What you will do - For the entries that follow, state how many lines include the word "steps", giving the number and nothing else.

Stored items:
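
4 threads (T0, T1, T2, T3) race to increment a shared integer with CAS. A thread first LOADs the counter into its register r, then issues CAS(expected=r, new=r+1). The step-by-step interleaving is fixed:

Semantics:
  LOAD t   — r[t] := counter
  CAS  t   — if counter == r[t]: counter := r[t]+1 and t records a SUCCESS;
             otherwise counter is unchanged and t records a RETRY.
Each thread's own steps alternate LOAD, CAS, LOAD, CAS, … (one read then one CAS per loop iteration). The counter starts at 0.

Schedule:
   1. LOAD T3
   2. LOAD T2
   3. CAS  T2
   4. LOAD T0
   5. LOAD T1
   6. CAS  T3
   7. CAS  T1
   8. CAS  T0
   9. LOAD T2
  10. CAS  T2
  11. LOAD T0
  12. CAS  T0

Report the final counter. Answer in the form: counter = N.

#1 T3 reads 0
#2 T2 reads 0
#3 T2 CAS(0→1) writes; counter now 1
#4 T0 reads 1
#5 T1 reads 1
#6 T3 CAS(0→1) fails; counter now 1
#7 T1 CAS(1→2) writes; counter now 2
#8 T0 CAS(1→2) fails; counter now 2
#9 T2 reads 2
#10 T2 CAS(2→3) writes; counter now 3
#11 T0 reads 3
#12 T0 CAS(3→4) writes; counter now 4

counter = 4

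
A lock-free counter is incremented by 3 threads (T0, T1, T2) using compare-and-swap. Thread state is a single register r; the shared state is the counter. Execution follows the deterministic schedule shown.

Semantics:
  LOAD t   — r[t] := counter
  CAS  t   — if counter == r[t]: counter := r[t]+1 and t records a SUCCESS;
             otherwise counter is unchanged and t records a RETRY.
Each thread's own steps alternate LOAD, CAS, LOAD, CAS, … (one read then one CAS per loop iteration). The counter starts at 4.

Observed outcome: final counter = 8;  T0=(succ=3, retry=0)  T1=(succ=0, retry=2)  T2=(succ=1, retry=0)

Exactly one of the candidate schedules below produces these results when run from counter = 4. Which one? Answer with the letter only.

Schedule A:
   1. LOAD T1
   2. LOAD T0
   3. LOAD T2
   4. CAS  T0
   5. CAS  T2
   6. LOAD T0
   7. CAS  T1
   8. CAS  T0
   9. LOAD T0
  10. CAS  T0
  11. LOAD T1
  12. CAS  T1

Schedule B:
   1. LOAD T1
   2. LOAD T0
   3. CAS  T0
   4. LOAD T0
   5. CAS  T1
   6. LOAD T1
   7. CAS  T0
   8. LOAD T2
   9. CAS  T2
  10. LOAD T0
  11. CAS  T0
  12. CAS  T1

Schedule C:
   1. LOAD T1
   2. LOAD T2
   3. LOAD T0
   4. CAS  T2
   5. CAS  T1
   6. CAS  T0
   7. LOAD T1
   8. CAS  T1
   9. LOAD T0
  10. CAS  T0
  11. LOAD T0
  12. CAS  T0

Tracing schedule B:
step 1: T1 LOAD ⇒ load; ctr=4 reg=4
step 2: T0 LOAD ⇒ load; ctr=4 reg=4
step 3: T0 CAS ⇒ ok; ctr=5 reg=4
step 4: T0 LOAD ⇒ load; ctr=5 reg=5
step 5: T1 CAS ⇒ retry; ctr=5 reg=4
step 6: T1 LOAD ⇒ load; ctr=5 reg=5
step 7: T0 CAS ⇒ ok; ctr=6 reg=5
step 8: T2 LOAD ⇒ load; ctr=6 reg=6
step 9: T2 CAS ⇒ ok; ctr=7 reg=6
step 10: T0 LOAD ⇒ load; ctr=7 reg=7
step 11: T0 CAS ⇒ ok; ctr=8 reg=7
step 12: T1 CAS ⇒ retry; ctr=8 reg=5

B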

Result below - 2